The records that follow need to be output exactly as they are.

Stored data
::::::

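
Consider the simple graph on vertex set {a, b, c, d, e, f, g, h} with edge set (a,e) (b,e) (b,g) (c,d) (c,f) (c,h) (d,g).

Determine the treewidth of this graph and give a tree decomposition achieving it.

Treewidth 1.
Bags: B1 = {c, d}  B2 = {c, f}  B3 = {d, g}  B4 = {b, g}  B5 = {c, h}  B6 = {b, e}  B7 = {a, e}
Tree: B1–B2, B1–B3, B3–B4, B2–B5, B4–B6, B6–B7

Each bag holds 2 vertices, so the decomposition has width 1, which upper-bounds the treewidth. Any graph with an edge has treewidth ≥ 1, and G has the edge c–d. Therefore the treewidth is 1.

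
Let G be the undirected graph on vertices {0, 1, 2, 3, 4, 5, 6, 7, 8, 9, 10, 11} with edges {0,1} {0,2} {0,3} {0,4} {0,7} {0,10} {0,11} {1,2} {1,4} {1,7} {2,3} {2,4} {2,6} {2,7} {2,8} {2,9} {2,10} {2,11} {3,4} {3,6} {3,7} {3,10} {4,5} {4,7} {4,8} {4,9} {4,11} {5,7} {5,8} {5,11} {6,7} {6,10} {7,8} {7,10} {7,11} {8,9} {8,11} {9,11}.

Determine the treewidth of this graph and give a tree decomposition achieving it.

Every bag has size at most 5, so the width is 5 − 1 = 4 and tw(G) ≤ 4. For the lower bound, the 5 vertices {2, 4, 8, 9, 11} are pairwise adjacent, and any tree decomposition puts a clique entirely inside one bag — forcing width ≥ 4. The upper and lower bounds meet at 4, so that is the treewidth.

Treewidth 4.
Bags: B1 = {2, 4, 7, 8, 11}  B2 = {4, 5, 7, 8, 11}  B3 = {0, 2, 4, 7, 11}  B4 = {0, 2, 3, 4, 7}  B5 = {0, 2, 3, 7, 10}  B6 = {0, 1, 2, 4, 7}  B7 = {2, 4, 8, 9, 11}  B8 = {2, 3, 6, 7, 10}
Tree: B1–B2, B1–B3, B3–B4, B4–B5, B4–B6, B1–B7, B5–B8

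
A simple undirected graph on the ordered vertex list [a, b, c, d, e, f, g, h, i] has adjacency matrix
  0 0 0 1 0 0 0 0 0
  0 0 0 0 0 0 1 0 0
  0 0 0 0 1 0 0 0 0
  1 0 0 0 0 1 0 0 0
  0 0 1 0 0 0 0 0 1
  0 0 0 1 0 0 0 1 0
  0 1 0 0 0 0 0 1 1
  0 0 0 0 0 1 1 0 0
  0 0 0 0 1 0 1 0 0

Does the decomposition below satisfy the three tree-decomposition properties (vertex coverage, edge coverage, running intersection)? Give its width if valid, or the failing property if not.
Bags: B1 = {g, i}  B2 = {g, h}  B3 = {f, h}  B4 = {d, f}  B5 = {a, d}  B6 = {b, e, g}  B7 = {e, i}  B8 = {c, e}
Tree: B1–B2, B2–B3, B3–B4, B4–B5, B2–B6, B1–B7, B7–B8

No — bags containing vertex e are not connected in the tree.

A tree decomposition must satisfy three properties: every vertex lies in some bag; for every edge, both endpoints lie together in some bag; and for every vertex, the bags containing it form a connected subtree. Here bags containing vertex e are not connected in the tree, so the decomposition is invalid.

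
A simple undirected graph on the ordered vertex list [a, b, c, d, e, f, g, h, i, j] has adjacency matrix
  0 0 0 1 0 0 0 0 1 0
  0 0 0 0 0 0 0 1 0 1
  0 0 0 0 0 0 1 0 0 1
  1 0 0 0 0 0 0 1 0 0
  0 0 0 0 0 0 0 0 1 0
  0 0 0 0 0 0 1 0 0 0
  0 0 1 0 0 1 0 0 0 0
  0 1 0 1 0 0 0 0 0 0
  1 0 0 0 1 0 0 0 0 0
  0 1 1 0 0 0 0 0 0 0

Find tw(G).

A width-1 tree decomposition is:
Bags: B1 = {f, g}  B2 = {c, g}  B3 = {c, j}  B4 = {b, j}  B5 = {b, h}  B6 = {d, h}  B7 = {a, d}  B8 = {a, i}  B9 = {e, i}
Tree: B1–B2, B2–B3, B3–B4, B4–B5, B5–B6, B6–B7, B7–B8, B8–B9
The largest bag has 2 vertices, giving width 1; this decomposition certifies tw(G) ≤ 1. Any graph with an edge has treewidth ≥ 1, and G has the edge f–g. Combining the bounds, tw(G) = 1.

1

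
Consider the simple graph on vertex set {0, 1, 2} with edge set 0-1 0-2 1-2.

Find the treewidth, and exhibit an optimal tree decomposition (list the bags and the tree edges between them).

With just one bag of size 3, the width is 3 − 1 = 2, so tw(G) ≤ 2. On the other hand G contains the 3-clique {0, 1, 2}. A clique must lie in a single bag of any decomposition, so no decomposition can have width below 2. Therefore the treewidth is 2.

Treewidth 2.
Bags: B1 = {0, 1, 2}
Tree: (single bag)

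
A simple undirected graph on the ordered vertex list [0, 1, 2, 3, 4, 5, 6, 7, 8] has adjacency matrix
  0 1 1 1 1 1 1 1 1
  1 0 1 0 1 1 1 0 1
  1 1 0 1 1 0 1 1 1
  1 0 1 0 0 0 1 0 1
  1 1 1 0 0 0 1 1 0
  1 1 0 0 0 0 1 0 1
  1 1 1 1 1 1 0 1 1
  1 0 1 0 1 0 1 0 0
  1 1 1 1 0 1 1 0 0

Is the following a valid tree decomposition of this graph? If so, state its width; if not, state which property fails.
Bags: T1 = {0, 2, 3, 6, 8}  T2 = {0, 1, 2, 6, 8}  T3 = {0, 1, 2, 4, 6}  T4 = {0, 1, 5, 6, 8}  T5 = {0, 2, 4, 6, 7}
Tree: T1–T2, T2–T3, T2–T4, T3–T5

Yes; width 4.

Vertex coverage: the bags together contain {0, 1, 2, 3, 4, 5, 6, 7, 8}, the full vertex set. Edge coverage: each edge of G has both endpoints in at least one bag. Running intersection: for every vertex, the bags containing it form a connected subtree. All three properties hold, so this is a valid tree decomposition of width max|bag| − 1 = 4, and hence tw(G) ≤ 4.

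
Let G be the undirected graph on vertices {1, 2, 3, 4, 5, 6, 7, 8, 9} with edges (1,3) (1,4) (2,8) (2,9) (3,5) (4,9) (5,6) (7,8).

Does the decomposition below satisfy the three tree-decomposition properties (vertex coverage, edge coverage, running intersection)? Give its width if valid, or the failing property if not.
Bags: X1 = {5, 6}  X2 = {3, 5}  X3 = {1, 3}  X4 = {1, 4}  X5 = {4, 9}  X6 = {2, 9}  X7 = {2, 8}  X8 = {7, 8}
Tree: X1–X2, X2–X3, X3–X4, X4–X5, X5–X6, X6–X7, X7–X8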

::::::

- _Solution for this exercise_:
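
Consider the simple graph on vertex set {a, b, c, d, e, f, g, h} with edge set (a,e) (b,e) (b,g) (c,d) (c,f) (c,h) (d,g).

Determine the treewidth of this graph and give a tree decomposition achieving it.

Treewidth 1.
Bags: B1 = {c, d}  B2 = {c, f}  B3 = {d, g}  B4 = {b, g}  B5 = {c, h}  B6 = {b, e}  B7 = {a, e}
Tree: B1–B2, B1–B3, B3–B4, B2–B5, B4–B6, B6–B7

Each bag holds 2 vertices, so the decomposition has width 1, which upper-bounds the treewidth. Any graph with an edge has treewidth ≥ 1, and G has the edge c–d. Therefore the treewidth is 1.

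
Let G be the undirected graph on vertices {0, 1, 2, 3, 4, 5, 6, 7, 8, 9, 10, 11} with edges {0,1} {0,2} {0,3} {0,4} {0,7} {0,10} {0,11} {1,2} {1,4} {1,7} {2,3} {2,4} {2,6} {2,7} {2,8} {2,9} {2,10} {2,11} {3,4} {3,6} {3,7} {3,10} {4,5} {4,7} {4,8} {4,9} {4,11} {5,7} {5,8} {5,11} {6,7} {6,10} {7,8} {7,10} {7,11} {8,9} {8,11} {9,11}.

Determine the treewidth of this graph and give a tree decomposition achieving it.

Every bag has size at most 5, so the width is 5 − 1 = 4 and tw(G) ≤ 4. For the lower bound, the 5 vertices {2, 4, 8, 9, 11} are pairwise adjacent, and any tree decomposition puts a clique entirely inside one bag — forcing width ≥ 4. The upper and lower bounds meet at 4, so that is the treewidth.

Treewidth 4.
Bags: B1 = {2, 4, 7, 8, 11}  B2 = {4, 5, 7, 8, 11}  B3 = {0, 2, 4, 7, 11}  B4 = {0, 2, 3, 4, 7}  B5 = {0, 2, 3, 7, 10}  B6 = {0, 1, 2, 4, 7}  B7 = {2, 4, 8, 9, 11}  B8 = {2, 3, 6, 7, 10}
Tree: B1–B2, B1–B3, B3–B4, B4–B5, B4–B6, B1–B7, B5–B8

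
A simple undirected graph on the ordered vertex list [a, b, c, d, e, f, g, h, i] has adjacency matrix
  0 0 0 1 0 0 0 0 0
  0 0 0 0 0 0 1 0 0
  0 0 0 0 1 0 0 0 0
  1 0 0 0 0 1 0 0 0
  0 0 1 0 0 0 0 0 1
  0 0 0 1 0 0 0 1 0
  0 1 0 0 0 0 0 1 1
  0 0 0 0 0 1 1 0 0
  0 0 0 0 1 0 1 0 0

Does the decomposition below satisfy the three tree-decomposition properties (vertex coverage, edge coverage, running intersection)? Give its width if valid, or the failing property if not.
Bags: B1 = {g, i}  B2 = {g, h}  B3 = {f, h}  B4 = {d, f}  B5 = {a, d}  B6 = {b, e, g}  B7 = {e, i}  B8 = {c, e}
Tree: B1–B2, B2–B3, B3–B4, B4–B5, B2–B6, B1–B7, B7–B8

No — bags containing vertex e are not connected in the tree.

A tree decomposition must satisfy three properties: every vertex lies in some bag; for every edge, both endpoints lie together in some bag; and for every vertex, the bags containing it form a connected subtree. Here bags containing vertex e are not connected in the tree, so the decomposition is invalid.

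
A simple undirected graph on the ordered vertex list [a, b, c, d, e, f, g, h, i, j] has adjacency matrix
  0 0 0 1 0 0 0 0 1 0
  0 0 0 0 0 0 0 1 0 1
  0 0 0 0 0 0 1 0 0 1
  1 0 0 0 0 0 0 1 0 0
  0 0 0 0 0 0 0 0 1 0
  0 0 0 0 0 0 1 0 0 0
  0 0 1 0 0 1 0 0 0 0
  0 1 0 1 0 0 0 0 0 0
  1 0 0 0 1 0 0 0 0 0
  0 1 1 0 0 0 0 0 0 0

Find tw(G).

A width-1 tree decomposition is:
Bags: B1 = {f, g}  B2 = {c, g}  B3 = {c, j}  B4 = {b, j}  B5 = {b, h}  B6 = {d, h}  B7 = {a, d}  B8 = {a, i}  B9 = {e, i}
Tree: B1–B2, B2–B3, B3–B4, B4–B5, B5–B6, B6–B7, B7–B8, B8–B9
The largest bag has 2 vertices, giving width 1; this decomposition certifies tw(G) ≤ 1. Any graph with an edge has treewidth ≥ 1, and G has the edge f–g. Combining the bounds, tw(G) = 1.

1

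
Consider the simple graph on vertex set {0, 1, 2} with edge set 0-1 0-2 1-2.

Find the treewidth, and exhibit an optimal tree decomposition (list the bags and the tree edges between them).

With just one bag of size 3, the width is 3 − 1 = 2, so tw(G) ≤ 2. On the other hand G contains the 3-clique {0, 1, 2}. A clique must lie in a single bag of any decomposition, so no decomposition can have width below 2. Therefore the treewidth is 2.

Treewidth 2.
Bags: B1 = {0, 1, 2}
Tree: (single bag)

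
A simple undirected graph on the ordered vertex list [0, 1, 2, 3, 4, 5, 6, 7, 8] has adjacency matrix
  0 1 1 1 1 1 1 1 1
  1 0 1 0 1 1 1 0 1
  1 1 0 1 1 0 1 1 1
  1 0 1 0 0 0 1 0 1
  1 1 1 0 0 0 1 1 0
  1 1 0 0 0 0 1 0 1
  1 1 1 1 1 1 0 1 1
  1 0 1 0 1 0 1 0 0
  1 1 1 1 0 1 1 0 0

Is the following a valid tree decomposition of this graph? If so, state its width; if not, state which property fails.
Bags: T1 = {0, 2, 3, 6, 8}  T2 = {0, 1, 2, 6, 8}  T3 = {0, 1, 2, 4, 6}  T4 = {0, 1, 5, 6, 8}  T5 = {0, 2, 4, 6, 7}
Tree: T1–T2, T2–T3, T2–T4, T3–T5

Yes; width 4.

Vertex coverage: the bags together contain {0, 1, 2, 3, 4, 5, 6, 7, 8}, the full vertex set. Edge coverage: each edge of G has both endpoints in at least one bag. Running intersection: for every vertex, the bags containing it form a connected subtree. All three properties hold, so this is a valid tree decomposition of width max|bag| − 1 = 4, and hence tw(G) ≤ 4.

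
Let G be the undirected graph on vertices {1, 2, 3, 4, 5, 6, 7, 8, 9} with edges (1,3) (1,4) (2,8) (2,9) (3,5) (4,9) (5,6) (7,8).

Does the decomposition below satisfy the three tree-decomposition properties (vertex coverage, edge coverage, running intersection)? Give its width if valid, or the failing property if not.
Bags: X1 = {5, 6}  X2 = {3, 5}  X3 = {1, 3}  X4 = {1, 4}  X5 = {4, 9}  X6 = {2, 9}  X7 = {2, 8}  X8 = {7, 8}
Tree: X1–X2, X2–X3, X3–X4, X4–X5, X5–X6, X6–X7, X7–X8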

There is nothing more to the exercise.